DIRECTIONS: Could you write out each entry exactly as it reads?

Saved data entries
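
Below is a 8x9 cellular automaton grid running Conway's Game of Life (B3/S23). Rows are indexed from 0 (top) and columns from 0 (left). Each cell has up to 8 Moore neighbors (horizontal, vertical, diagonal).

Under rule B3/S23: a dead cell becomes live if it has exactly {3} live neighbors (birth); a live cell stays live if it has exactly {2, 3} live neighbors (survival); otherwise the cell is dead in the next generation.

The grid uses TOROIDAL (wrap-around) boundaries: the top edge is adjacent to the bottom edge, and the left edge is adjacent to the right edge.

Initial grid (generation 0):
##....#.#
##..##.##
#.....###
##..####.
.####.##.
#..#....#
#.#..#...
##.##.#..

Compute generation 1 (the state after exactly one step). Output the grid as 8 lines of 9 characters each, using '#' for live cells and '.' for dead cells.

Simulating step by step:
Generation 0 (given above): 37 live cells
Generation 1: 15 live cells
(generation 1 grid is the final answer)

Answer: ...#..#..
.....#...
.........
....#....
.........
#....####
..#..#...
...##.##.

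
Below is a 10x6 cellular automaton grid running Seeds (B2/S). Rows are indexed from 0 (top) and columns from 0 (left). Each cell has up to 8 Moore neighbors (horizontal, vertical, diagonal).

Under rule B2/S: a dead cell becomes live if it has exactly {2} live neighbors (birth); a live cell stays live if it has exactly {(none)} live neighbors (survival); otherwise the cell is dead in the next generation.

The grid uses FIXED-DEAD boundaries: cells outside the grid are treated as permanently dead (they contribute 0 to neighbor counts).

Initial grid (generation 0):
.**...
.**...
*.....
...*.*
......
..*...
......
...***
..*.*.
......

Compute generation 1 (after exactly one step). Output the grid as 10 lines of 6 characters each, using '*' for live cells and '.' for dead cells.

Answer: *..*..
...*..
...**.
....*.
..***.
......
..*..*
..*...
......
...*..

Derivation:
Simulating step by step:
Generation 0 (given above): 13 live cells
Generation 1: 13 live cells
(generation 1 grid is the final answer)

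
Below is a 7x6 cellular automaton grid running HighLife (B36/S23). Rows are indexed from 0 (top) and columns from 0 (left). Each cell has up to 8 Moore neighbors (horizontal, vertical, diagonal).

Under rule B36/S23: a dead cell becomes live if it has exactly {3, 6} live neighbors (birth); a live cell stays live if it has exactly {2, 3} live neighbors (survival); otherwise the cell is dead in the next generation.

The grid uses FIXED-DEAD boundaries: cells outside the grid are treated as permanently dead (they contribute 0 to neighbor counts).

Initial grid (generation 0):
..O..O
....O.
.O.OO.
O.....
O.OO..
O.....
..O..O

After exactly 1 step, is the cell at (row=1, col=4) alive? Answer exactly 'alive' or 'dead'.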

FINISHED TASK:
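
Below is a 8x9 cellular automaton grid running Conway's Game of Life (B3/S23). Rows are indexed from 0 (top) and columns from 0 (left). Each cell has up to 8 Moore neighbors (horizontal, vertical, diagonal).

Under rule B3/S23: a dead cell becomes live if it has exactly {3} live neighbors (birth); a live cell stays live if it has exactly {2, 3} live neighbors (survival); otherwise the cell is dead in the next generation.

The grid uses TOROIDAL (wrap-around) boundaries: the top edge is adjacent to the bottom edge, and the left edge is adjacent to the right edge.

Initial grid (generation 0):
##....#.#
##..##.##
#.....###
##..####.
.####.##.
#..#....#
#.#..#...
##.##.#..

Compute generation 1 (the state after exactly one step). Output the grid as 8 lines of 9 characters each, using '#' for live cells and '.' for dead cells.

Simulating step by step:
Generation 0 (given above): 37 live cells
Generation 1: 15 live cells
(generation 1 grid is the final answer)

Answer: ...#..#..
.....#...
.........
....#....
.........
#....####
..#..#...
...##.##.

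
Below is a 10x6 cellular automaton grid running Seeds (B2/S). Rows are indexed from 0 (top) and columns from 0 (left). Each cell has up to 8 Moore neighbors (horizontal, vertical, diagonal).

Under rule B2/S: a dead cell becomes live if it has exactly {2} live neighbors (birth); a live cell stays live if it has exactly {(none)} live neighbors (survival); otherwise the cell is dead in the next generation.

The grid uses FIXED-DEAD boundaries: cells outside the grid are treated as permanently dead (they contribute 0 to neighbor counts).

Initial grid (generation 0):
.**...
.**...
*.....
...*.*
......
..*...
......
...***
..*.*.
......

Compute generation 1 (after exactly one step). Output the grid as 10 lines of 6 characters each, using '*' for live cells and '.' for dead cells.

Answer: *..*..
...*..
...**.
....*.
..***.
......
..*..*
..*...
......
...*..

Derivation:
Simulating step by step:
Generation 0 (given above): 13 live cells
Generation 1: 13 live cells
(generation 1 grid is the final answer)

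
Below is a 7x6 cellular automaton grid running HighLife (B36/S23). Rows are indexed from 0 (top) and columns from 0 (left). Each cell has up to 8 Moore neighbors (horizontal, vertical, diagonal).

Under rule B36/S23: a dead cell becomes live if it has exactly {3, 6} live neighbors (birth); a live cell stays live if it has exactly {2, 3} live neighbors (survival); otherwise the cell is dead in the next generation.

The grid uses FIXED-DEAD boundaries: cells outside the grid are treated as permanently dead (they contribute 0 to neighbor counts).

Initial grid (generation 0):
..O..O
....O.
.O.OO.
O.....
O.OO..
O.....
..O..O

After exactly 1 step, is the cell at (row=1, col=4) alive? Answer exactly 'alive' or 'dead'.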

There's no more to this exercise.